TASK REQUIREMENTS: Return all the records, each one exactly as given.

INPUT RECORDS:
= = =
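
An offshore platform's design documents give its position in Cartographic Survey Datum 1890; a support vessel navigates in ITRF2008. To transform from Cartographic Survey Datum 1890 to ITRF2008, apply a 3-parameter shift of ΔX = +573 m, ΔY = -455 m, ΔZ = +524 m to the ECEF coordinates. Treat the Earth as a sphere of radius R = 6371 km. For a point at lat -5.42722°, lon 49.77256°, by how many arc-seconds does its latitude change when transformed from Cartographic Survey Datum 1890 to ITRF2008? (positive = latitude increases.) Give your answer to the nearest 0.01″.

Δφ = 16.96″

sin φ = -0.094581, cos φ = 0.995517, sin λ = 0.763487, cos λ = 0.645823.
North component: ΔN = −sin φ cos λ·ΔX − sin φ sin λ·ΔY + cos φ·ΔZ = −(-0.094581)(0.645823)(573) − (-0.094581)(0.763487)(-455) + (0.995517)(524) = 523.80 m.
1° of latitude spans πR/180 = 111195 m, so Δφ = 523.80 / 111195 × 3600 = 16.958″.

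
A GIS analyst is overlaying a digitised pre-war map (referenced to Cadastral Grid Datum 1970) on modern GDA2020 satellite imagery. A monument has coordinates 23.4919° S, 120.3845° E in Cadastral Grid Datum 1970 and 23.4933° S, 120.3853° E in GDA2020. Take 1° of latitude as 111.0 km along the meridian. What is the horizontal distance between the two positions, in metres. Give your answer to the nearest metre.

175 m

Δφ = -23.4933° − -23.4919° = -0.0014°; Δλ = 120.3853° − 120.3845° = +0.0008°.
ΔN = Δφ × 111000 = -155.4 m; ΔE = Δλ × 111000 × cos(-23.4919°) = +0.0008 × 111000 × 0.917116 = 81.4 m.
Distance = √(ΔE² + ΔN²) = √(81.4² + (-155.4)²) = 175.4 m.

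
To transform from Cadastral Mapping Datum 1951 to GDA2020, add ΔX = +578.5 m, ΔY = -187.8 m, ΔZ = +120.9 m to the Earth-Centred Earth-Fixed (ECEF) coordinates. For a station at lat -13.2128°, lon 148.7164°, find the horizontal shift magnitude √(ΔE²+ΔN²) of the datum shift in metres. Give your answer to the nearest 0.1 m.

141.0 m

At φ = -13.2128°, λ = 148.7164°: sin φ = -0.228568, cos φ = 0.973528, sin λ = 0.519275, cos λ = -0.854607.
ΔE = −sin λ·ΔX + cos λ·ΔY = −(0.519275)·(578.5) + (-0.854607)·(-187.8) = -139.91 m.
ΔN = −sin φ cos λ·ΔX − sin φ sin λ·ΔY + cos φ·ΔZ = −(-0.228568)(-0.854607)(578.5) − (-0.228568)(0.519275)(-187.8) + (0.973528)(120.9) = -17.59 m.
Horizontal magnitude = √(ΔE² + ΔN²) = √((-139.91)² + (-17.59)²) = 141.01 m.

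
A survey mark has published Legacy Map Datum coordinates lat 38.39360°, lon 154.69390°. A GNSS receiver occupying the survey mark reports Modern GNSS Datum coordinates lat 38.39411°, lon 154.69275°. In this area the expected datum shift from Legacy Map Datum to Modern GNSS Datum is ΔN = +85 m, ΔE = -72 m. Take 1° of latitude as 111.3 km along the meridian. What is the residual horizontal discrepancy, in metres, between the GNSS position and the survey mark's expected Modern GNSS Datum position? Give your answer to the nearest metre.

Observed coordinate differences: Δφ = +0.00051°, Δλ = -0.00115°.
Converting to metres (1° lat = 111300 m, cos φ = 0.783763): observed ΔN = 56.8 m, observed ΔE = -100.3 m.
Subtracting the expected shift leaves a residual of 56.8 − (85) = -28.2 m north and -100.3 − (-72) = -28.3 m east.
Residual distance = √((-28.2)² + (-28.3)²) = 40.0 m.

40 m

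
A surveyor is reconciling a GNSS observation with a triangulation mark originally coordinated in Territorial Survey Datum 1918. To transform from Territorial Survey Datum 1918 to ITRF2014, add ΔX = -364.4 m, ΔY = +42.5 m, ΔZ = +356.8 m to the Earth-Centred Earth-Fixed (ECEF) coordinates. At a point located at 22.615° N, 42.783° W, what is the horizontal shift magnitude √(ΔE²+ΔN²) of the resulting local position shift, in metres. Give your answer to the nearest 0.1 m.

493.3 m

The local east axis at (φ, λ) is (−sin λ, cos λ, 0), so ΔE = −sin(-42.783°)·(-364.4) + cos(-42.783°)·42.5 = -216.32 m.
The local north axis is (−sin φ cos λ, −sin φ sin λ, cos φ), giving ΔN = 102.842 + 11.100 + 329.365 = 443.31 m.
Horizontal magnitude = √(ΔE² + ΔN²) = √((-216.32)² + 443.31²) = 493.27 m.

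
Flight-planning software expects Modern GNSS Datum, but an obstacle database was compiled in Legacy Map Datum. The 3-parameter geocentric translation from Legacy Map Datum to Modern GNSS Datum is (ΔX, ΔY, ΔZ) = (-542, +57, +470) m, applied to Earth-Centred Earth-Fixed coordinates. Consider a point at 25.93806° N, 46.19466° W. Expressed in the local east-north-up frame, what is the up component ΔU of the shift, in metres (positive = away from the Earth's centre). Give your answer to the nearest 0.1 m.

ΔU = -168.8 m

At φ = 25.93806°, λ = -46.19466°: sin φ = 0.437399, cos φ = 0.899267, sin λ = -0.721696, cos λ = 0.692210.
ΔU = cos φ cos λ·ΔX + cos φ sin λ·ΔY + sin φ·ΔZ = (0.899267)(0.692210)(-542) + (0.899267)(-0.721696)(57) + (0.437399)(470) = -168.80 m.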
= = =
YOUR SOLUTION:
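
An offshore platform's design documents give its position in Cartographic Survey Datum 1890; a support vessel navigates in ITRF2008. To transform from Cartographic Survey Datum 1890 to ITRF2008, apply a 3-parameter shift of ΔX = +573 m, ΔY = -455 m, ΔZ = +524 m to the ECEF coordinates. Treat the Earth as a sphere of radius R = 6371 km. For a point at lat -5.42722°, lon 49.77256°, by how many arc-seconds does its latitude change when transformed from Cartographic Survey Datum 1890 to ITRF2008? (positive = latitude increases.) Give your answer to the nearest 0.01″.

Δφ = 16.96″

sin φ = -0.094581, cos φ = 0.995517, sin λ = 0.763487, cos λ = 0.645823.
North component: ΔN = −sin φ cos λ·ΔX − sin φ sin λ·ΔY + cos φ·ΔZ = −(-0.094581)(0.645823)(573) − (-0.094581)(0.763487)(-455) + (0.995517)(524) = 523.80 m.
1° of latitude spans πR/180 = 111195 m, so Δφ = 523.80 / 111195 × 3600 = 16.958″.

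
A GIS analyst is overlaying a digitised pre-war map (referenced to Cadastral Grid Datum 1970) on modern GDA2020 satellite imagery. A monument has coordinates 23.4919° S, 120.3845° E in Cadastral Grid Datum 1970 and 23.4933° S, 120.3853° E in GDA2020. Take 1° of latitude as 111.0 km along the meridian. What is the horizontal distance between the two positions, in metres. Give your answer to the nearest metre.

175 m

Δφ = -23.4933° − -23.4919° = -0.0014°; Δλ = 120.3853° − 120.3845° = +0.0008°.
ΔN = Δφ × 111000 = -155.4 m; ΔE = Δλ × 111000 × cos(-23.4919°) = +0.0008 × 111000 × 0.917116 = 81.4 m.
Distance = √(ΔE² + ΔN²) = √(81.4² + (-155.4)²) = 175.4 m.

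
To transform from Cadastral Mapping Datum 1951 to GDA2020, add ΔX = +578.5 m, ΔY = -187.8 m, ΔZ = +120.9 m to the Earth-Centred Earth-Fixed (ECEF) coordinates. For a station at lat -13.2128°, lon 148.7164°, find the horizontal shift magnitude √(ΔE²+ΔN²) of the datum shift in metres. Give your answer to the nearest 0.1 m.

141.0 m

At φ = -13.2128°, λ = 148.7164°: sin φ = -0.228568, cos φ = 0.973528, sin λ = 0.519275, cos λ = -0.854607.
ΔE = −sin λ·ΔX + cos λ·ΔY = −(0.519275)·(578.5) + (-0.854607)·(-187.8) = -139.91 m.
ΔN = −sin φ cos λ·ΔX − sin φ sin λ·ΔY + cos φ·ΔZ = −(-0.228568)(-0.854607)(578.5) − (-0.228568)(0.519275)(-187.8) + (0.973528)(120.9) = -17.59 m.
Horizontal magnitude = √(ΔE² + ΔN²) = √((-139.91)² + (-17.59)²) = 141.01 m.

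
A survey mark has published Legacy Map Datum coordinates lat 38.39360°, lon 154.69390°. A GNSS receiver occupying the survey mark reports Modern GNSS Datum coordinates lat 38.39411°, lon 154.69275°. In this area the expected datum shift from Legacy Map Datum to Modern GNSS Datum is ΔN = +85 m, ΔE = -72 m. Take 1° of latitude as 111.3 km along the meridian. What is the residual horizontal discrepancy, in metres, between the GNSS position and the survey mark's expected Modern GNSS Datum position? Give your answer to the nearest metre.

Observed coordinate differences: Δφ = +0.00051°, Δλ = -0.00115°.
Converting to metres (1° lat = 111300 m, cos φ = 0.783763): observed ΔN = 56.8 m, observed ΔE = -100.3 m.
Subtracting the expected shift leaves a residual of 56.8 − (85) = -28.2 m north and -100.3 − (-72) = -28.3 m east.
Residual distance = √((-28.2)² + (-28.3)²) = 40.0 m.

40 m

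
A surveyor is reconciling a GNSS observation with a triangulation mark originally coordinated in Territorial Survey Datum 1918. To transform from Territorial Survey Datum 1918 to ITRF2014, add ΔX = -364.4 m, ΔY = +42.5 m, ΔZ = +356.8 m to the Earth-Centred Earth-Fixed (ECEF) coordinates. At a point located at 22.615° N, 42.783° W, what is the horizontal shift magnitude √(ΔE²+ΔN²) of the resulting local position shift, in metres. Give your answer to the nearest 0.1 m.

493.3 m

The local east axis at (φ, λ) is (−sin λ, cos λ, 0), so ΔE = −sin(-42.783°)·(-364.4) + cos(-42.783°)·42.5 = -216.32 m.
The local north axis is (−sin φ cos λ, −sin φ sin λ, cos φ), giving ΔN = 102.842 + 11.100 + 329.365 = 443.31 m.
Horizontal magnitude = √(ΔE² + ΔN²) = √((-216.32)² + 443.31²) = 493.27 m.

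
Flight-planning software expects Modern GNSS Datum, but an obstacle database was compiled in Legacy Map Datum. The 3-parameter geocentric translation from Legacy Map Datum to Modern GNSS Datum is (ΔX, ΔY, ΔZ) = (-542, +57, +470) m, applied to Earth-Centred Earth-Fixed coordinates. Consider a point at 25.93806° N, 46.19466° W. Expressed in the local east-north-up frame, what is the up component ΔU of the shift, in metres (positive = away from the Earth's centre). Give your answer to the nearest 0.1 m.

ΔU = -168.8 m

At φ = 25.93806°, λ = -46.19466°: sin φ = 0.437399, cos φ = 0.899267, sin λ = -0.721696, cos λ = 0.692210.
ΔU = cos φ cos λ·ΔX + cos φ sin λ·ΔY + sin φ·ΔZ = (0.899267)(0.692210)(-542) + (0.899267)(-0.721696)(57) + (0.437399)(470) = -168.80 m.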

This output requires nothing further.